* **Task item**: Find the line that contains "A parallel circuit contains a" in the entries below. Output it and each later line exactly, and nothing else.

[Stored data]
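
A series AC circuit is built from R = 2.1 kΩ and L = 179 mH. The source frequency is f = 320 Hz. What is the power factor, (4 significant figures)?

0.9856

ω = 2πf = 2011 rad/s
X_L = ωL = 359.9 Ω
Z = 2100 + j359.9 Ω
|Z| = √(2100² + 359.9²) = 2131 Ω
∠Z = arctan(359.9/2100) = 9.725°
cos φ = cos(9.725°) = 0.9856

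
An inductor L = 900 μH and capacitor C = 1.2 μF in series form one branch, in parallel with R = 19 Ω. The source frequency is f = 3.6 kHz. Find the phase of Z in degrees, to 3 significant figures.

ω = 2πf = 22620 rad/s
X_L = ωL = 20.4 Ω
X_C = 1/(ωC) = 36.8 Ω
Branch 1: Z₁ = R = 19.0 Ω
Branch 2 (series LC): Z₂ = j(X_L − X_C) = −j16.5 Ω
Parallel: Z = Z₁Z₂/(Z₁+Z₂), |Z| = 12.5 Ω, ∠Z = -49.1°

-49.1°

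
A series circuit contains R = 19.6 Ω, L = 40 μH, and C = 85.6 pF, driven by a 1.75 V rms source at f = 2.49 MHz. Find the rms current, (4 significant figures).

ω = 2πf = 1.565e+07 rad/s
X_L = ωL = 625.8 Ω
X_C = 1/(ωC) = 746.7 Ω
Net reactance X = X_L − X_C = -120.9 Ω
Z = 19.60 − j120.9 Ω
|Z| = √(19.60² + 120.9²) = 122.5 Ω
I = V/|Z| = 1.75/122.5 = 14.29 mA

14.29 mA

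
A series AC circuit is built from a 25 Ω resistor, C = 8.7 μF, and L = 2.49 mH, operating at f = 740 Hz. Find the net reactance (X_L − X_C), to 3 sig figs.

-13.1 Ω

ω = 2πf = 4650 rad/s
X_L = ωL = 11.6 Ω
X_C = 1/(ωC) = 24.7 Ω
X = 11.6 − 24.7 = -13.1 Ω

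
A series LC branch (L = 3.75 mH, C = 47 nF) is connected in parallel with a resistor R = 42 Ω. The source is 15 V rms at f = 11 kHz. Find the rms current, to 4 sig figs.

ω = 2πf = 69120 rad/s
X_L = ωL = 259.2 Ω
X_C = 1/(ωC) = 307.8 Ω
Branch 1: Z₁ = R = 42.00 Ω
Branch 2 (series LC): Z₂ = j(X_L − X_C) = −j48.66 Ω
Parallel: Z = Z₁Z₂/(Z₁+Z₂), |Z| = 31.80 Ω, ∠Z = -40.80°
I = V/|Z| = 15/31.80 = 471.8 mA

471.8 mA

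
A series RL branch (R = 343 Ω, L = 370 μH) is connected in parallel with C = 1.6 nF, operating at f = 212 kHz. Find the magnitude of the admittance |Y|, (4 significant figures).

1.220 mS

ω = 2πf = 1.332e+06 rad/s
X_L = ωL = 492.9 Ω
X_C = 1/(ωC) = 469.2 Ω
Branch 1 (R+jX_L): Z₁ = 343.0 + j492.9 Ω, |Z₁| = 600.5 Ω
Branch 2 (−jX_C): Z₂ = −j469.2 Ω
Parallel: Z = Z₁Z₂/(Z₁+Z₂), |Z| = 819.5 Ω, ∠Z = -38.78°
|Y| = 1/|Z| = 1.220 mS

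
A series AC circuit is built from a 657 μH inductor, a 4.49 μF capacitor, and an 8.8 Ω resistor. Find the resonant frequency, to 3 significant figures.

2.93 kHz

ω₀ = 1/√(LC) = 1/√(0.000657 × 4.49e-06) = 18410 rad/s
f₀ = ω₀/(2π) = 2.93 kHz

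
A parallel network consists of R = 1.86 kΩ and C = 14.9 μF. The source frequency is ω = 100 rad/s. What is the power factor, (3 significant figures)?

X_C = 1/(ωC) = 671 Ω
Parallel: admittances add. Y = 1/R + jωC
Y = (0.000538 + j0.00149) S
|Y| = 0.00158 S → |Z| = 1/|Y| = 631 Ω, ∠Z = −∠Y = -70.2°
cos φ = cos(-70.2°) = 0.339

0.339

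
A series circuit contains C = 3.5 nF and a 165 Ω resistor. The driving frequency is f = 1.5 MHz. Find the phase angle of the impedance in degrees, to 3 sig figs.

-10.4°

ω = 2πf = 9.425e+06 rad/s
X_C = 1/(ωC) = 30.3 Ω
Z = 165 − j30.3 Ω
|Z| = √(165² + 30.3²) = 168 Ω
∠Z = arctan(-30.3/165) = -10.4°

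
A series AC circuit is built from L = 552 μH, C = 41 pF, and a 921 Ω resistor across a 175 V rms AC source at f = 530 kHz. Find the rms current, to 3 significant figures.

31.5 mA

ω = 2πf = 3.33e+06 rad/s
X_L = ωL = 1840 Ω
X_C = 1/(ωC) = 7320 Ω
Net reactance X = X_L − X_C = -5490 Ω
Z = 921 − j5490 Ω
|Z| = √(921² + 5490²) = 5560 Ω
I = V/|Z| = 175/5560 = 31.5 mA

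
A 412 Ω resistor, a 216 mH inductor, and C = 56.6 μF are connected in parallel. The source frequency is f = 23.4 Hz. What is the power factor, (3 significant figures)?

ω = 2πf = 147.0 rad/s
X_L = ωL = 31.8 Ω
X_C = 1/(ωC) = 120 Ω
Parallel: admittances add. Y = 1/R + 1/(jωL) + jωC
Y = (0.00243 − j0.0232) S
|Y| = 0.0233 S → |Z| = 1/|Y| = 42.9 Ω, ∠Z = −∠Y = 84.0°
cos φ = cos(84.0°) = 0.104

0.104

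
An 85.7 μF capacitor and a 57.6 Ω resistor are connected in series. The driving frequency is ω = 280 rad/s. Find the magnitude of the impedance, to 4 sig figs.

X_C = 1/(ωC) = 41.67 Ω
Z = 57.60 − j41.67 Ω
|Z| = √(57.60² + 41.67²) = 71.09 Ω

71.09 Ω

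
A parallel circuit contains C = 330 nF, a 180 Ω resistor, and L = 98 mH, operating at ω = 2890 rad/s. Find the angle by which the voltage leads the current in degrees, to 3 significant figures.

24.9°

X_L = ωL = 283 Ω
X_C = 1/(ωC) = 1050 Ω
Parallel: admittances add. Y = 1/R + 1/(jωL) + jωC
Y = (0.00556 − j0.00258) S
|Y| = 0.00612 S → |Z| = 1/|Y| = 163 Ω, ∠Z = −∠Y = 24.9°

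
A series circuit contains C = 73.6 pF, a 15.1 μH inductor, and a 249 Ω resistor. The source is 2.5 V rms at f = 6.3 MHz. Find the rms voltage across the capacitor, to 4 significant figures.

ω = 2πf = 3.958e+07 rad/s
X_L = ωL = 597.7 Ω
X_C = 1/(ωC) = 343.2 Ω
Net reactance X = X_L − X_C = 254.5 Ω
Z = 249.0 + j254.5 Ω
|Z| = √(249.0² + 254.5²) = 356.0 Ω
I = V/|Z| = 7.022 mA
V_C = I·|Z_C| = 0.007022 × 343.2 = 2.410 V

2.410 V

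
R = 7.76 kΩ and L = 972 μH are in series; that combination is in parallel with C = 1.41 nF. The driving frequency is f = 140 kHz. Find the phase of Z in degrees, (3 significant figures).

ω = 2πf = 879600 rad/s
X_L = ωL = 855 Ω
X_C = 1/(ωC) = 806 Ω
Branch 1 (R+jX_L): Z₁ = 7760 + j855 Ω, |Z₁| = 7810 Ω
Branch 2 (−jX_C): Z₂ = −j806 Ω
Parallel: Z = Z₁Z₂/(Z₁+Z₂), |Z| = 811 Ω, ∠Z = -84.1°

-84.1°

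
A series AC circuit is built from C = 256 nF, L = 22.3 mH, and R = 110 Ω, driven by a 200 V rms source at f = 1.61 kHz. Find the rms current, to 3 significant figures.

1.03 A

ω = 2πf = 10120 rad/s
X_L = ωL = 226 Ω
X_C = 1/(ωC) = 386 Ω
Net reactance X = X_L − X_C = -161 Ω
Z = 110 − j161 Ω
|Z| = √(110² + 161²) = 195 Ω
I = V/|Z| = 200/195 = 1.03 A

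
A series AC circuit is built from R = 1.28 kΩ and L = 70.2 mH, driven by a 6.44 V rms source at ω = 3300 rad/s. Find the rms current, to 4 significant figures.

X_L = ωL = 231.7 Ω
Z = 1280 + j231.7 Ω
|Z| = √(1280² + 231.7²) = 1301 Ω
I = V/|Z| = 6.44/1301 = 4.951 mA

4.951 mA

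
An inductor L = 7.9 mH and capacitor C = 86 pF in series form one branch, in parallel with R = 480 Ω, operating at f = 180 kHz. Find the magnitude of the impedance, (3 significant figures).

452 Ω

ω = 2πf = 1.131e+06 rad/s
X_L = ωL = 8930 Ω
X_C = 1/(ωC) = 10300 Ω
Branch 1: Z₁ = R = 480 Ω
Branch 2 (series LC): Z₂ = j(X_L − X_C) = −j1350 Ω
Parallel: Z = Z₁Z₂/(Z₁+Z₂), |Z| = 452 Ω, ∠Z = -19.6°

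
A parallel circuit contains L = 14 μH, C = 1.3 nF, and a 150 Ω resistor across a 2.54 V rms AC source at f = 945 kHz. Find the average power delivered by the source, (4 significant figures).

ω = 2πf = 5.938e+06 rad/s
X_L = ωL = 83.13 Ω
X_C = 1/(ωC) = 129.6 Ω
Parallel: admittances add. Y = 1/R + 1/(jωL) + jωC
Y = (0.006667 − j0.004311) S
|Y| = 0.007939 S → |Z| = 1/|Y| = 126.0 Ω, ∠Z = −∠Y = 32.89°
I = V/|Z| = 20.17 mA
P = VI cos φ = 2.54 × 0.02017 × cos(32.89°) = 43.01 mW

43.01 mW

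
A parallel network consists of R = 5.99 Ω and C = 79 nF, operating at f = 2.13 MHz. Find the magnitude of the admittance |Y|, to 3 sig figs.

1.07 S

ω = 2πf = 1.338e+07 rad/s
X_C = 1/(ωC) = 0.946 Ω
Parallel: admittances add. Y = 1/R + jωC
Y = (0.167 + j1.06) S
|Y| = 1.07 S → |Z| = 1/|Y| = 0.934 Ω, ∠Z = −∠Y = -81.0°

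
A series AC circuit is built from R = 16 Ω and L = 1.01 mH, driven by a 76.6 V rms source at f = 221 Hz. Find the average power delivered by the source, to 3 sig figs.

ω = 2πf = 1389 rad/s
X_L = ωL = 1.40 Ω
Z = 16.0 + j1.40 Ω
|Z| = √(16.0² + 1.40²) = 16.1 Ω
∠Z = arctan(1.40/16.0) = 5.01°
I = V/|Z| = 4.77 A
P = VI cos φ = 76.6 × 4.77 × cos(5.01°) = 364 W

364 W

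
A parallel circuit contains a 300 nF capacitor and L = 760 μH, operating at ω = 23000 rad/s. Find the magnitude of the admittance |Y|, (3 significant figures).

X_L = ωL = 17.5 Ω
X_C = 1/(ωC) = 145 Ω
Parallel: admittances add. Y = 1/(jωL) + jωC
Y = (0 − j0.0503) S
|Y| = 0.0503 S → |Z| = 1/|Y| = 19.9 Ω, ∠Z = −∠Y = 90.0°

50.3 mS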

* **Your response**:
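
A parallel circuit contains a 300 nF capacitor and L = 760 μH, operating at ω = 23000 rad/s. Find the magnitude of the admittance |Y|, (3 significant figures).

X_L = ωL = 17.5 Ω
X_C = 1/(ωC) = 145 Ω
Parallel: admittances add. Y = 1/(jωL) + jωC
Y = (0 − j0.0503) S
|Y| = 0.0503 S → |Z| = 1/|Y| = 19.9 Ω, ∠Z = −∠Y = 90.0°

50.3 mS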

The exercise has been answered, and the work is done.